**Goal of the exercise**
Using the data below, report how many lines hold the word "hosting". Include nothing else in the reply.

**Supplied data**
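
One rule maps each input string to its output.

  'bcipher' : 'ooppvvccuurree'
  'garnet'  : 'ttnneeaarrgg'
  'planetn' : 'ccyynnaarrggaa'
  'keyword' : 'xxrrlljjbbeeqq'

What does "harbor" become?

uunneeoobbee

The pattern: double every character, then shift every letter 13 places forward in the alphabet (wrapping around) — i.e. ROT13.
For "harbor", step one produces "hhaarrbboorr"; step two turns that into "uunneeoobbee".
(Check on "planetn": → "ppllaanneettnn" → "ccyynnaarrggaa" ✓)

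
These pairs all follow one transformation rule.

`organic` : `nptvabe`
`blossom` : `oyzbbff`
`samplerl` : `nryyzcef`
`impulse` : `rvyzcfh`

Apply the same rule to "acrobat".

nnopbeg

The pattern: sort the characters into alphabetical order, then shift every letter 13 places forward in the alphabet (wrapping around) — i.e. ROT13.
"acrobat" → "aabcort" → "nnopbeg".
(Check on "impulse": → "eilmpsu" → "rvyzcfh" ✓)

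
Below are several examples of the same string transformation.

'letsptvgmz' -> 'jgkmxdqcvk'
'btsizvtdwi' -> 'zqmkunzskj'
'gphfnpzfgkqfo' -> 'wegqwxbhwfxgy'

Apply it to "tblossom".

In each case the input is transformed by: shift every letter 9 places backward in the alphabet (wrapping around), then move the first 3 characters to the end (rotate left by 3).
"tblossom" → "kscfjjfd" → "fjjfdksc".

fjjfdksc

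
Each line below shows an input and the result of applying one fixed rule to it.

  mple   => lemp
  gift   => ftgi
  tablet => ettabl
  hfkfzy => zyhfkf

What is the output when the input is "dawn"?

Each output is the input with this applied: move the last 2 characters to the front (rotate right by 2).
"dawn" → "wnda".

wnda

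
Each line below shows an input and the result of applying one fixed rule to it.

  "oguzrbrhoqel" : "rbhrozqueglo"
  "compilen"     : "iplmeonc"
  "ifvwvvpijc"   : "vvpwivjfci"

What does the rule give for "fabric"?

rbiacf

Rule — swap the front and back halves of the string, then take characters alternately from the front and the back (1st, last, 2nd, 2nd-last, ...).
"fabric" → "rbiacf".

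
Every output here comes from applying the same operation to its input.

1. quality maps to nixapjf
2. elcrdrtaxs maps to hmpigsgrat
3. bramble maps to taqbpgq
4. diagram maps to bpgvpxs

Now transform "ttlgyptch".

wrienvaii

In each case the input is transformed by: reverse the string, then shift every letter 11 places backward in the alphabet (wrapping around).
Doing the same to "ttlgyptch": "wrienvaii".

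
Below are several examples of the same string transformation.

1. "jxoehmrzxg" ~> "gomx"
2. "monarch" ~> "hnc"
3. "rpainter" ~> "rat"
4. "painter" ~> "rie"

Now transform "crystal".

lya

The pattern: move the last character to the front, then keep one character in every 3, starting at position 1 (positions 1st, 4th, 7th, ...).
Starting from "crystal": after the first operation, "lcrysta"; after the second, "lya".
(Check on "jxoehmrzxg": → "gjxoehmrzx" → "gomx" ✓)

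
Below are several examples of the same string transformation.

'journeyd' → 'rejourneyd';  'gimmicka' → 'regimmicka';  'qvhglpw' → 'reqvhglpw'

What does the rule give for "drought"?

redrought

Each output is the input with this applied: prepend "re".
So "drought" becomes "redrought".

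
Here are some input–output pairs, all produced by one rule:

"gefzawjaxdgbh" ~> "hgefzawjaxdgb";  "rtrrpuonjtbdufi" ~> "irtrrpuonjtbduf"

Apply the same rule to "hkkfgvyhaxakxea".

ahkkfgvyhaxakxe

What's happening: move the last character to the front.
So "hkkfgvyhaxakxea" becomes "ahkkfgvyhaxakxe".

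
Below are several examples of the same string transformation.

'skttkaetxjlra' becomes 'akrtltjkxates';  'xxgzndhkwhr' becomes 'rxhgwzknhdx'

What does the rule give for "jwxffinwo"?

owwxnfifj

Rule — take characters alternately from the front and the back (1st, last, 2nd, 2nd-last, ...), then move the first character to the end.
For "jwxffinwo", step one produces "jowwxnfif"; step two turns that into "owwxnfifj".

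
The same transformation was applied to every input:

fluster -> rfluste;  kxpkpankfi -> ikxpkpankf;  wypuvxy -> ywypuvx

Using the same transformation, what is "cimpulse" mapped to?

ecimpuls

The rule is to move the last character to the front.
"cimpulse" → "ecimpuls".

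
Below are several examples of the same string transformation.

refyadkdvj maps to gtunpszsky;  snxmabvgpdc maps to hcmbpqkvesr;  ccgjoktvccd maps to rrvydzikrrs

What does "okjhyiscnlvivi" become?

dzywnxhrcakxkx

The rule is to shift every letter 11 places backward in the alphabet (wrapping around).
Applying that to "okjhyiscnlvivi" gives "dzywnxhrcakxkx".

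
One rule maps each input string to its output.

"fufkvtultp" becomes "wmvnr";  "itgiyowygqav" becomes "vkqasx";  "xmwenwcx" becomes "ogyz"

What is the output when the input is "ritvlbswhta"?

kxdyv

The pattern: keep every other character starting from the second (positions 2nd, 4th, 6th, ...), then shift every letter 2 places forward in the alphabet (wrapping around).
Applying both steps to "ritvlbswhta": "ivbwt", then "kxdyv".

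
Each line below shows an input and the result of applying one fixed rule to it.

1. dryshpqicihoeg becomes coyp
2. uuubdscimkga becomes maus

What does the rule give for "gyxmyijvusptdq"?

utxi

The rule is to keep one character in every 3, starting at position 3 (positions 3rd, 6th, 9th, ...), then move the last 2 characters to the front (rotate right by 2).
Starting from "gyxmyijvusptdq": after the first operation, "xiut"; after the second, "utxi".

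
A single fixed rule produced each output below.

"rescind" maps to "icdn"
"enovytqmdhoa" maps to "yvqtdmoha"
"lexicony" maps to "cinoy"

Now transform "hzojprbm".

pjbrm

Rule — delete the first 3 characters, then swap each adjacent pair of characters (1↔2, 3↔4, ...).
Working it through for "hzojprbm": intermediate "jprbm", final "pjbrm".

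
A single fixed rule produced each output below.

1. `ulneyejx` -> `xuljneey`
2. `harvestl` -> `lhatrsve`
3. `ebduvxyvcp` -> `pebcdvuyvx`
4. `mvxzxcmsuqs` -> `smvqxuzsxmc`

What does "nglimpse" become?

The transformation: swap the first and last characters, then take characters alternately from the front and the back (1st, last, 2nd, 2nd-last, ...).
For "nglimpse", step one produces "eglimpsn"; step two turns that into "engslpim".
(Check on "ulneyejx": → "xlneyeju" → "xuljneey" ✓)

engslpim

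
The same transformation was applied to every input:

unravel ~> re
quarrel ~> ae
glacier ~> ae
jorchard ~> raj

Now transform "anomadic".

oda

The pattern: move the first character to the end, then keep one character in every 3, starting at position 2 (positions 2nd, 5th, 8th, ...).
Applying both steps to "anomadic": "nomadica", then "oda".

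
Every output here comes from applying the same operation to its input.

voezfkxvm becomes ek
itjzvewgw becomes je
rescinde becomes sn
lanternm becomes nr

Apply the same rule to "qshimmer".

Each output is the input with this applied: delete the last character, then keep one character in every 3, starting at position 3 (positions 3rd, 6th, 9th, ...).
Applying that to "qshimmer" gives "hm".
(Check on "itjzvewgw": → "itjzvewg" → "je" ✓)

hm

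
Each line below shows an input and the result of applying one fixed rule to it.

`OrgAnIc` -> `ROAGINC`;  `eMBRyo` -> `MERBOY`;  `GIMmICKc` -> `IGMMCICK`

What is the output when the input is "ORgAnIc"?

Looking at the pairs, the operation is to swap each adjacent pair of characters (1↔2, 3↔4, ...), then convert every letter to uppercase.
Applying both steps to "ORgAnIc": "ROAgInc", then "ROAGINC".

ROAGINC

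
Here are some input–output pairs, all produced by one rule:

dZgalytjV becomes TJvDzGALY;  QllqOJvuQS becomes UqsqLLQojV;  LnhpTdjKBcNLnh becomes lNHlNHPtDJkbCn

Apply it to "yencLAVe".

Rule — move the last 3 characters to the front (rotate right by 3), then flip the case of every letter.
Starting from "yencLAVe": after the first operation, "AVeyencL"; after the second, "avEYENCl".

avEYENCl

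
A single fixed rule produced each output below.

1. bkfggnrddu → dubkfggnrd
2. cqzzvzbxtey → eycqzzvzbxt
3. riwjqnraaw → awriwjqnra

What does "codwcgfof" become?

The rule is to move the last 2 characters to the front (rotate right by 2).
Applying that to "codwcgfof" gives "ofcodwcgf".

ofcodwcgf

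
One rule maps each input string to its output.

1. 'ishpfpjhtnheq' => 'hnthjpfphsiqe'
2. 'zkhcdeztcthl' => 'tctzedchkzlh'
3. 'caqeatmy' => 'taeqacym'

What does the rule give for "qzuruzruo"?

rzuruzqou

Rule — move the last 2 characters to the front (rotate right by 2), then reverse the string.
For "qzuruzruo", step one produces "uoqzuruzr"; step two turns that into "rzuruzqou".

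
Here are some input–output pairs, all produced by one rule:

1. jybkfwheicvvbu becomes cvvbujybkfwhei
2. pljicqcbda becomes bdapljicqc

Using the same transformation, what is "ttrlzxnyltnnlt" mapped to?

tnnltttrlzxnyl

The rule is to swap the front and back halves of the string, then move the first 2 characters to the end (rotate left by 2).
On "ttrlzxnyltnnlt" that produces "tnnltttrlzxnyl".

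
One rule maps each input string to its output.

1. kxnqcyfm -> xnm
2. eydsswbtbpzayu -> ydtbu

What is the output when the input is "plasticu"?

The transformation: swap each adjacent pair of characters (1↔2, 3↔4, ...), then keep one character in every 3, starting at position 1 (positions 1st, 4th, 7th, ...).
Applying both steps to "plasticu": "lpsaituc", then "lau".
(Check on "kxnqcyfm": → "xkqnycmf" → "xnm" ✓)

lau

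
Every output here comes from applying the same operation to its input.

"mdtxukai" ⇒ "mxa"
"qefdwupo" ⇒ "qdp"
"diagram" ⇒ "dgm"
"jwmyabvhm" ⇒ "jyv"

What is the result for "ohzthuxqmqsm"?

otxq

The rule is to keep one character in every 3, starting at position 1 (positions 1st, 4th, 7th, ...).
Applying that to "ohzthuxqmqsm" gives "otxq".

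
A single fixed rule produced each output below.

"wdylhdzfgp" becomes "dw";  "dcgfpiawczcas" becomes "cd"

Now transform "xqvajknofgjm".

qx

The pattern: swap each adjacent pair of characters (1↔2, 3↔4, ...), then keep only the first 2 characters.
On "xqvajknofgjm": the first step gives "qxavkjongfmj", and the second then gives "qx".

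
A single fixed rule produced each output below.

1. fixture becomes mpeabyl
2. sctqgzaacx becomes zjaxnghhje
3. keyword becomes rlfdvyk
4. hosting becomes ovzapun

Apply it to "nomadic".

uvthkpj

Rule — shift every letter 7 places forward in the alphabet (wrapping around).
So "nomadic" becomes "uvthkpj".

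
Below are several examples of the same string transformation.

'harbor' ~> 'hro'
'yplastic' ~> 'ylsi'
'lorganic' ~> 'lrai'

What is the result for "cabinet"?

Looking at the pairs, the operation is to keep every other character starting from the first (positions 1st, 3rd, 5th, ...).
For "cabinet" the result is "cbnt".

cbnt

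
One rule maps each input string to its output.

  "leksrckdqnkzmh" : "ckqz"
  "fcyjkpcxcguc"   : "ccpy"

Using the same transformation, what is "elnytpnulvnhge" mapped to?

What's happening: keep one character in every 3, starting at position 3 (positions 3rd, 6th, 9th, ...), then sort the characters into alphabetical order.
Starting from "elnytpnulvnhge": after the first operation, "nplh"; after the second, "hlnp".

hlnp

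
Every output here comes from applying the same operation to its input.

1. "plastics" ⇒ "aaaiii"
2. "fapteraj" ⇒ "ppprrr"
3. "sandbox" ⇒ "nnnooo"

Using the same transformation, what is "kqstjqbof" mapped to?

The rule is to keep one character in every 3, starting at position 3 (positions 3rd, 6th, 9th, ...), then repeat every character 3 times.
Applying both steps to "kqstjqbof": "sqf", then "sssqqqfff".

sssqqqfff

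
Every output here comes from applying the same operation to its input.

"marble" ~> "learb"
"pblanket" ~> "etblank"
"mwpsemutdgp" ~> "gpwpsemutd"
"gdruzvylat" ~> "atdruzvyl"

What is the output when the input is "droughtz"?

Each output is the input with this applied: delete the first character, then move the last 2 characters to the front (rotate right by 2).
Working it through for "droughtz": intermediate "roughtz", final "tzrough".

tzrough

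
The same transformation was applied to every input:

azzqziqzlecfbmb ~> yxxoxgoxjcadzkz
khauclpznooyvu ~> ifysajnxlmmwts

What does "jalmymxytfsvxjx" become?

hyjkwkvwrdqtvhv

Looking at the pairs, the operation is to shift every letter 2 places backward in the alphabet (wrapping around).
"jalmymxytfsvxjx" → "hyjkwkvwrdqtvhv".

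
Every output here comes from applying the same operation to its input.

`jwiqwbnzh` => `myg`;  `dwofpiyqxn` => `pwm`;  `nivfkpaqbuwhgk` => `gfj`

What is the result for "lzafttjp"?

sio

Looking at the pairs, the operation is to shift every letter 1 place backward in the alphabet (wrapping around), then keep only the last 3 characters.
Doing the same to "lzafttjp": "sio".
(Check on "nivfkpaqbuwhgk": → "mhuejozpatvgfj" → "gfj" ✓)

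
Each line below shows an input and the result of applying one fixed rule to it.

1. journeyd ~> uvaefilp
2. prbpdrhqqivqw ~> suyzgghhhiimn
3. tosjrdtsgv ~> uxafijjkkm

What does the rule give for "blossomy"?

scdffjjp

What's happening: sort the characters into alphabetical order, then shift every letter 9 places backward in the alphabet (wrapping around).
"blossomy" → "scdffjjp".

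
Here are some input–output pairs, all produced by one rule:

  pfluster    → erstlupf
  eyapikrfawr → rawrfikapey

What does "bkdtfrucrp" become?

rpucfrdtbk

The transformation: swap each adjacent pair of characters (1↔2, 3↔4, ...), then reverse the string.
On "bkdtfrucrp": the first step gives "kbtdrfcupr", and the second then gives "rpucfrdtbk".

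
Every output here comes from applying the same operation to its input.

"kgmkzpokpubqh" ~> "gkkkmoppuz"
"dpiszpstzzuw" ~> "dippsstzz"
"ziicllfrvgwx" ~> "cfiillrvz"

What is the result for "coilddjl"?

cdilo

What's happening: delete the last 3 characters, then sort the characters into alphabetical order.
Working it through for "coilddjl": intermediate "coild", final "cdilo".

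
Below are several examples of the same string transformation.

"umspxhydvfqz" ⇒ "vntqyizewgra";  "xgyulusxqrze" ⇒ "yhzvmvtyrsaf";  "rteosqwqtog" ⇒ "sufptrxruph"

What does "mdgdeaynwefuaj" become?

nehefbzoxfgvbk

Looking at the pairs, the operation is to shift every letter 1 place forward in the alphabet (wrapping around).
On "mdgdeaynwefuaj" that produces "nehefbzoxfgvbk".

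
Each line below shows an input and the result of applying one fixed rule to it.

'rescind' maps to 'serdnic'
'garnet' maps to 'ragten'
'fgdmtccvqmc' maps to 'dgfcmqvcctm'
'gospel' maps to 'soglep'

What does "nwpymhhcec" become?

pwncechhmy

The transformation: reverse the string, then move the last 3 characters to the front (rotate right by 3).
For "nwpymhhcec", step one produces "cechhmypwn"; step two turns that into "pwncechhmy".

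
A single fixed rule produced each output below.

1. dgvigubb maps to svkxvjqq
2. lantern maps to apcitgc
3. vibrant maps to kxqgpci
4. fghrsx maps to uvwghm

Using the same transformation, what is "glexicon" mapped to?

Looking at the pairs, the operation is to shift every letter 11 places backward in the alphabet (wrapping around).
For "glexicon" the result is "vatmxrdc".

vatmxrdc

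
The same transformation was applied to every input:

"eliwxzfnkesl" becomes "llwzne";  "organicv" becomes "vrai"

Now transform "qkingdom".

mknd

What's happening: move the last character to the front, then keep every other character starting from the first (positions 1st, 3rd, 5th, ...).
Applying both steps to "qkingdom": "mqkingdo", then "mknd".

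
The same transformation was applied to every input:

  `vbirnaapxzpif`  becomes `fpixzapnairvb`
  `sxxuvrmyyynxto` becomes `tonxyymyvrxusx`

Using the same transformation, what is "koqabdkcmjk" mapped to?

Looking at the pairs, the operation is to swap each adjacent pair of characters (1↔2, 3↔4, ...), then reverse the string.
Working it through for "koqabdkcmjk": intermediate "okaqdbckjmk", final "kmjkcbdqako".

kmjkcbdqako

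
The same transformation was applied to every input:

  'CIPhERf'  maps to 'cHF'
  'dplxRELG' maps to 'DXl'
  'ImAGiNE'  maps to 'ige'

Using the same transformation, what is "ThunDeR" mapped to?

In each case the input is transformed by: flip the case of every letter, then keep one character in every 3, starting at position 1 (positions 1st, 4th, 7th, ...).
Applying both steps to "ThunDeR": "tHUNdEr", then "tNr".

tNr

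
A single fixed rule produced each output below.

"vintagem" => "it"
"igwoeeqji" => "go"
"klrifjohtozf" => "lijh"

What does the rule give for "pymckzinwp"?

ycz

The pattern: keep every other character starting from the second (positions 2nd, 4th, 6th, ...), then delete the last 2 characters.
On "pymckzinwp": the first step gives "ycznp", and the second then gives "ycz".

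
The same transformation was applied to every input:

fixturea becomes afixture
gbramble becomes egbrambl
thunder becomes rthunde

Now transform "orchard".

Looking at the pairs, the operation is to move the last character to the front.
So "orchard" becomes "dorchar".

dorchar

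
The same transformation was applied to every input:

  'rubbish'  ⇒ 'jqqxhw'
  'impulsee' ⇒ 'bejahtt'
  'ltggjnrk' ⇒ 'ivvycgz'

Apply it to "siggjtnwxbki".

xvvyiclmqzx

The transformation: shift every letter 11 places backward in the alphabet (wrapping around), then delete the first character.
Applying both steps to "siggjtnwxbki": "hxvvyiclmqzx", then "xvvyiclmqzx".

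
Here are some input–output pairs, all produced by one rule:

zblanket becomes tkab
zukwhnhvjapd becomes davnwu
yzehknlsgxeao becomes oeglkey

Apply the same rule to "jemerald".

Rule — reverse the string, then keep every other character starting from the first (positions 1st, 3rd, 5th, ...).
For "jemerald", step one produces "dlaremej"; step two turns that into "daee".

daee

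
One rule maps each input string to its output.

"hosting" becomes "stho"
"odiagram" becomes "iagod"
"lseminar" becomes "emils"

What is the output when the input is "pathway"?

thpa

Looking at the pairs, the operation is to delete the last 3 characters, then move the first 2 characters to the end (rotate left by 2).
"pathway" → "thpa".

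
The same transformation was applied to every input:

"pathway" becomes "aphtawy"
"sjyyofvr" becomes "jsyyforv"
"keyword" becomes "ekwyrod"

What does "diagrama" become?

Looking at the pairs, the operation is to swap each adjacent pair of characters (1↔2, 3↔4, ...).
Applying that to "diagrama" gives "idgaaram".

idgaaram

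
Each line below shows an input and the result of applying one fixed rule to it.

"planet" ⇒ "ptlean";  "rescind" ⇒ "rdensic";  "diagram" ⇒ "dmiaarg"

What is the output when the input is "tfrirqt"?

ttfqrri

The transformation: take characters alternately from the front and the back (1st, last, 2nd, 2nd-last, ...).
For "tfrirqt" the result is "ttfqrri".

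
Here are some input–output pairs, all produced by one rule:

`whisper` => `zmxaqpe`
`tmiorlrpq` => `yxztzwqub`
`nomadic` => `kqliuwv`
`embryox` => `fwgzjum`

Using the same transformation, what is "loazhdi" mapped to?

The transformation: reverse the string, then shift every letter 8 places forward in the alphabet (wrapping around).
Applying both steps to "loazhdi": "idhzaol", then "qlphiwt".

qlphiwt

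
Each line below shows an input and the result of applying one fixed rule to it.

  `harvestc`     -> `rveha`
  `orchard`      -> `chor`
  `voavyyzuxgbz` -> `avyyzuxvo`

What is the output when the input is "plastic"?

The pattern: delete the last 3 characters, then move the first 2 characters to the end (rotate left by 2).
Working it through for "plastic": intermediate "plas", final "aspl".

aspl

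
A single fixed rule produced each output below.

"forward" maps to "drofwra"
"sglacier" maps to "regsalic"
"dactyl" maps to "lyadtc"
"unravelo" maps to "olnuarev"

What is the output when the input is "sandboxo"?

oxasdnob

The rule is to move the last 2 characters to the front (rotate right by 2), then swap each adjacent pair of characters (1↔2, 3↔4, ...).
Starting from "sandboxo": after the first operation, "xosandbo"; after the second, "oxasdnob".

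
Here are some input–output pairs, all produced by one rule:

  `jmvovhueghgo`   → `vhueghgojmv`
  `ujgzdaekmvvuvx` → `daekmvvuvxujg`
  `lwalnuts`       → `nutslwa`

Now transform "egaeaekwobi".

What's happening: move the first 3 characters to the end (rotate left by 3), then delete the first character.
"egaeaekwobi" → "eaekwobiega" → "aekwobiega".

aekwobiega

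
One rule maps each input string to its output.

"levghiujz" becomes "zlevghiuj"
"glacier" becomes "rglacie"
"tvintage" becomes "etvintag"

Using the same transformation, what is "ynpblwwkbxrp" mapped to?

Each output is the input with this applied: move the last character to the front.
Doing the same to "ynpblwwkbxrp": "pynpblwwkbxr".

pynpblwwkbxr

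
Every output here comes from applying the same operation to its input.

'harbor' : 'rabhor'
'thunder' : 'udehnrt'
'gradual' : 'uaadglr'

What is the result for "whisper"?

wehiprs

Looking at the pairs, the operation is to sort the characters into alphabetical order, then move the last character to the front.
Applying both steps to "whisper": "ehiprsw", then "wehiprs".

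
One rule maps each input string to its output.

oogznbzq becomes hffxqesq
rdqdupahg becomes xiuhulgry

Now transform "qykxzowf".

The pattern: shift every letter 9 places backward in the alphabet (wrapping around), then move the last character to the front.
For "qykxzowf", step one produces "hpboqfnw"; step two turns that into "whpboqfn".

whpboqfn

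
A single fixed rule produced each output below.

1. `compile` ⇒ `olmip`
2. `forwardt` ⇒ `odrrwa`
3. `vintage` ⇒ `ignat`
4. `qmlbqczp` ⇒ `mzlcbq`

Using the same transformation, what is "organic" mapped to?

rigna

The transformation: take characters alternately from the front and the back (1st, last, 2nd, 2nd-last, ...), then delete the first 2 characters.
Applying both steps to "organic": "ocrigna", then "rigna".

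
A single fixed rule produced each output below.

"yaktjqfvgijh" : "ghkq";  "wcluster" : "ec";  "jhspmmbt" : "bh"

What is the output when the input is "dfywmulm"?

What's happening: swap the front and back halves of the string, then keep one character in every 3, starting at position 3 (positions 3rd, 6th, 9th, ...).
"dfywmulm" → "mulmdfyw" → "lf".

lf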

**Expected answer**
2